- _INFORMATION_

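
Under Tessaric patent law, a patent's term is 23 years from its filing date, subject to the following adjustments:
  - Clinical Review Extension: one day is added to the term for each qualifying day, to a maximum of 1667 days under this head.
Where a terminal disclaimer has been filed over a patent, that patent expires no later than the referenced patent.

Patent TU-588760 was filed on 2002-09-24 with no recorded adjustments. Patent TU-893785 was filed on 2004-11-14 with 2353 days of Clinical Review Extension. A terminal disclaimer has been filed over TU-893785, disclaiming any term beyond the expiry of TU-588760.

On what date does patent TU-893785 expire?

2025-09-24

Natural term of TU-893785:
  Base: filing + 23 years → 14 November 2027.
  Clinical Review Extension: 2353 days claimed exceeds the 1667-day cap, so +1667 days → 7 June 2032.
Expiry of referenced patent TU-588760:
  Base: filing + 23 years → 24 September 2025.
Terminal disclaimer: TU-893785 expires on the earlier of 7 June 2032 and 24 September 2025.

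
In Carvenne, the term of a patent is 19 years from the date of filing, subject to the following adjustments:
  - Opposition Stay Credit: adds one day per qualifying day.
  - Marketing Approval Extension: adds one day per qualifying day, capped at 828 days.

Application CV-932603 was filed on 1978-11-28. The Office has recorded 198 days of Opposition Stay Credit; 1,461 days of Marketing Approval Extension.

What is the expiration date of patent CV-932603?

Base term: filing date + 19 years → 28 November 1997.
Opposition Stay Credit: +198 days → 14 June 1998.
Marketing Approval Extension: 1461 days claimed exceeds the 828-day cap, so +828 days → 19 September 2000.

September 19, 2000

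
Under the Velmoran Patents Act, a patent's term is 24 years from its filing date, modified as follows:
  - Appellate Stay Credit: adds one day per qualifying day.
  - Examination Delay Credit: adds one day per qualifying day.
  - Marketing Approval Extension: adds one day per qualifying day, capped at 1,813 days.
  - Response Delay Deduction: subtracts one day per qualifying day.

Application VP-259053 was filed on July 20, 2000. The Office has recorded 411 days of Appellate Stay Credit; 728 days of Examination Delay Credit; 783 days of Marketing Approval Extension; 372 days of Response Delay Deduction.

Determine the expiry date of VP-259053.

Base term: filing date + 24 years → 20 July 2024.
Appellate Stay Credit: +411 days → 4 September 2025.
Examination Delay Credit: +728 days → 2 September 2027.
Marketing Approval Extension: 783 days (within the 1813-day cap) → +783 days → 24 October 2029.
Response Delay Deduction: −372 days → 17 October 2028.

October 17, 2028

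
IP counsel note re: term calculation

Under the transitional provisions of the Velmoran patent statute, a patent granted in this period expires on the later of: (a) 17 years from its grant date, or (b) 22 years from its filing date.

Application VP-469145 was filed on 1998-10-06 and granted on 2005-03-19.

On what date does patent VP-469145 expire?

March 19, 2022

(a) grant + 17 years → 19 March 2022.
(b) filing + 22 years → 6 October 2020.
Later of the two: 19 March 2022.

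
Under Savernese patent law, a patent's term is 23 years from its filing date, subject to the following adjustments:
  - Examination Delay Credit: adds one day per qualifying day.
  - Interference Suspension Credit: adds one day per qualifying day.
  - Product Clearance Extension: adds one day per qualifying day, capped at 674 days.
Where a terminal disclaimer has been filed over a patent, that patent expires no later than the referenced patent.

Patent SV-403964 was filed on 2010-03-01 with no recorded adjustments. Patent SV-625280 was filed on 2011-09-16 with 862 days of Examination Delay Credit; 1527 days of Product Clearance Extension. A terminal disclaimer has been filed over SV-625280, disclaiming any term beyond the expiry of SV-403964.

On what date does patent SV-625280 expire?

March 1, 2033

Natural term of SV-625280:
  Base: filing + 23 years → 16 September 2034.
  Examination Delay Credit: +862 days → 25 January 2037.
  Product Clearance Extension: 1527 days claimed exceeds the 674-day cap, so +674 days → 30 November 2038.
Expiry of referenced patent SV-403964:
  Base: filing + 23 years → 1 March 2033.
Terminal disclaimer: SV-625280 expires on the earlier of 30 November 2038 and 1 March 2033.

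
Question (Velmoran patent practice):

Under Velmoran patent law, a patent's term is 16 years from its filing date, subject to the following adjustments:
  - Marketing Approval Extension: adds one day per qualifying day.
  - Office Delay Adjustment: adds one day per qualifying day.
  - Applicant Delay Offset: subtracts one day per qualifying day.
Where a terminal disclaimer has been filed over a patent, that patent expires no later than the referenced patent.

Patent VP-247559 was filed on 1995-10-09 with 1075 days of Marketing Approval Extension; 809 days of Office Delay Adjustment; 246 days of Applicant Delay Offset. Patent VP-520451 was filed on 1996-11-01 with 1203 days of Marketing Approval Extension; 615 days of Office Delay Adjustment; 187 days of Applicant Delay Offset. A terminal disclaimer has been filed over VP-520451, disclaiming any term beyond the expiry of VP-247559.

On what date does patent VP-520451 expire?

April 3, 2016

Natural term of VP-520451:
  Base: filing + 16 years → 1 November 2012.
  Marketing Approval Extension: +1203 days → 17 February 2016.
  Office Delay Adjustment: +615 days → 24 October 2017.
  Applicant Delay Offset: −187 days → 20 April 2017.
Expiry of referenced patent VP-247559:
  Base: filing + 16 years → 9 October 2011.
  Marketing Approval Extension: +1075 days → 18 September 2014.
  Office Delay Adjustment: +809 days → 5 December 2016.
  Applicant Delay Offset: −246 days → 3 April 2016.
Terminal disclaimer: VP-520451 expires on the earlier of 20 April 2017 and 3 April 2016.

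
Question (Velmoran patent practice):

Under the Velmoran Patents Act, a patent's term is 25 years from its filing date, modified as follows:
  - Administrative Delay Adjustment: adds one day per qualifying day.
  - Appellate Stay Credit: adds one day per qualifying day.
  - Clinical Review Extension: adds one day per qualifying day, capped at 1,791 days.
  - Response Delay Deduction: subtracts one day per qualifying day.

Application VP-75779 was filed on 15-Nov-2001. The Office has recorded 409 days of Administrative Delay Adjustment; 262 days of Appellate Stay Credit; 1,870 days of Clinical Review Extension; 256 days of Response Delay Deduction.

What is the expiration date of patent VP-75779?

November 29, 2032

Base term: filing date + 25 years → 15 November 2026.
Administrative Delay Adjustment: +409 days → 29 December 2027.
Appellate Stay Credit: +262 days → 16 September 2028.
Clinical Review Extension: 1870 days claimed exceeds the 1791-day cap, so +1791 days → 12 August 2033.
Response Delay Deduction: −256 days → 29 November 2032.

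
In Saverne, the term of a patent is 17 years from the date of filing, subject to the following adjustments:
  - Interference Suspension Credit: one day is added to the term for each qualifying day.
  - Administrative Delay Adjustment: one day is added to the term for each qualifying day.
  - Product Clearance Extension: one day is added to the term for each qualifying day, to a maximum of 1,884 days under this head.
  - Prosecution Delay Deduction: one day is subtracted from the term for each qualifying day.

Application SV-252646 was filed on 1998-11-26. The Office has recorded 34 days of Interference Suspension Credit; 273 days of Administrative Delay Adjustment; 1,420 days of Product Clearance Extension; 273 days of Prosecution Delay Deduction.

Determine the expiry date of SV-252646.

Base term: filing date + 17 years → 26 November 2015.
Interference Suspension Credit: +34 days → 30 December 2015.
Administrative Delay Adjustment: +273 days → 28 September 2016.
Product Clearance Extension: 1420 days (within the 1884-day cap) → +1420 days → 18 August 2020.
Prosecution Delay Deduction: −273 days → 19 November 2019.

November 19, 2019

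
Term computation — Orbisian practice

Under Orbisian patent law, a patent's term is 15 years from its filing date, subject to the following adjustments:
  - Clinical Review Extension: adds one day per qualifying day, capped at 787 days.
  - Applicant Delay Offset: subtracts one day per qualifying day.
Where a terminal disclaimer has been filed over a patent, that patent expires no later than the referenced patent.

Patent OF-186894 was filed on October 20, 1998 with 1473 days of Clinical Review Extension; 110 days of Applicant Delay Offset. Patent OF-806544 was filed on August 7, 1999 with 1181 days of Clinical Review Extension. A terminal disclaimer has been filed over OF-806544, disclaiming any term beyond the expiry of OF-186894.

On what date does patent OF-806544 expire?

Natural term of OF-806544:
  Base: filing + 15 years → 7 August 2014.
  Clinical Review Extension: 1181 days claimed exceeds the 787-day cap, so +787 days → 2 October 2016.
Expiry of referenced patent OF-186894:
  Base: filing + 15 years → 20 October 2013.
  Clinical Review Extension: 1473 days claimed exceeds the 787-day cap, so +787 days → 16 December 2015.
  Applicant Delay Offset: −110 days → 28 August 2015.
Terminal disclaimer: OF-806544 expires on the earlier of 2 October 2016 and 28 August 2015.

2015-08-28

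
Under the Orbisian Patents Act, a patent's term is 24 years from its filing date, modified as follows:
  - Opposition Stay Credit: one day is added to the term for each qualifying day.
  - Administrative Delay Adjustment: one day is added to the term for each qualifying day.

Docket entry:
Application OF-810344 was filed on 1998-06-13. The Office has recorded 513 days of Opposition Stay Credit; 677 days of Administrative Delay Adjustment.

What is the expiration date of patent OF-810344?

September 15, 2025

Base term: filing date + 24 years → 13 June 2022.
Opposition Stay Credit: +513 days → 8 November 2023.
Administrative Delay Adjustment: +677 days → 15 September 2025.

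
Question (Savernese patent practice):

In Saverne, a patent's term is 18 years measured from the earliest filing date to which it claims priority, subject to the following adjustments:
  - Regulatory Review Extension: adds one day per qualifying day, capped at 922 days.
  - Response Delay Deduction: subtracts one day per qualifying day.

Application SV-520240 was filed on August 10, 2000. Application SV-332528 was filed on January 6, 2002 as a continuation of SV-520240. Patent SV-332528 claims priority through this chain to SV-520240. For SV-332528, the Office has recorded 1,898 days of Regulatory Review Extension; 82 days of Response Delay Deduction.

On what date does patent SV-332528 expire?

Earliest priority filing: 10 August 2000.
Base term: 10 August 2000 + 18 years → 10 August 2018.
Regulatory Review Extension: 1898 days claimed exceeds the 922-day cap, so +922 days → 17 February 2021.
Response Delay Deduction: −82 days → 27 November 2020.

November 27, 2020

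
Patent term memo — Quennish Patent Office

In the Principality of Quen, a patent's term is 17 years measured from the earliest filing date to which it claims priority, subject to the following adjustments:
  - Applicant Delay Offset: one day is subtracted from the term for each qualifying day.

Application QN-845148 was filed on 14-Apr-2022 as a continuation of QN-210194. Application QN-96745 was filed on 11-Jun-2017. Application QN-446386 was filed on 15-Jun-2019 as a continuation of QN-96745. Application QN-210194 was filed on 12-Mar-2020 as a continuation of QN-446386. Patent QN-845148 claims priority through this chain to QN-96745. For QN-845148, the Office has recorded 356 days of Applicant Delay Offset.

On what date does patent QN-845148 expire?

June 20, 2033

Earliest priority filing: 11 June 2017.
Base term: 11 June 2017 + 17 years → 11 June 2034.
Applicant Delay Offset: −356 days → 20 June 2033.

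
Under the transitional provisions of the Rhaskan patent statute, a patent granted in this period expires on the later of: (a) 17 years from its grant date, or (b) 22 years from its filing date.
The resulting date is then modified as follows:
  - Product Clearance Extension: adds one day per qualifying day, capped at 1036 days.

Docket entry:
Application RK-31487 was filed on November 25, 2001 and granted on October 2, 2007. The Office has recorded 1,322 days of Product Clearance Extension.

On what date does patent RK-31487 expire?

(a) grant + 17 years → 2 October 2024.
(b) filing + 22 years → 25 November 2023.
Later of the two: 2 October 2024.
Product Clearance Extension: 1322 days claimed exceeds the 1036-day cap, so +1036 days → 4 August 2027.

2027-08-04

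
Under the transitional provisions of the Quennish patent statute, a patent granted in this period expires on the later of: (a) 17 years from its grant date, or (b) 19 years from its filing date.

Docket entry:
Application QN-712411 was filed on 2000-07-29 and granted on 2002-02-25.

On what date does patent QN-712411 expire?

(a) grant + 17 years → 25 February 2019.
(b) filing + 19 years → 29 July 2019.
Later of the two: 29 July 2019.

2019-07-29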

- _EXERCISE_
In the entries above, find the line holding "In Carvenne, the" and the line holding "Under the Velmoran Patents Act, a patent's term is 24"; print both of them and every line between, exactly, and nothing else.

- _SOLUTION FOR THIS PROBLEM_
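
In Carvenne, the term of a patent is 19 years from the date of filing, subject to the following adjustments:
  - Opposition Stay Credit: adds one day per qualifying day.
  - Marketing Approval Extension: adds one day per qualifying day, capped at 828 days.

Application CV-932603 was filed on 1978-11-28. The Office has recorded 198 days of Opposition Stay Credit; 1,461 days of Marketing Approval Extension.

What is the expiration date of patent CV-932603?

Base term: filing date + 19 years → 28 November 1997.
Opposition Stay Credit: +198 days → 14 June 1998.
Marketing Approval Extension: 1461 days claimed exceeds the 828-day cap, so +828 days → 19 September 2000.

September 19, 2000

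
Under the Velmoran Patents Act, a patent's term is 24 years from its filing date, modified as follows: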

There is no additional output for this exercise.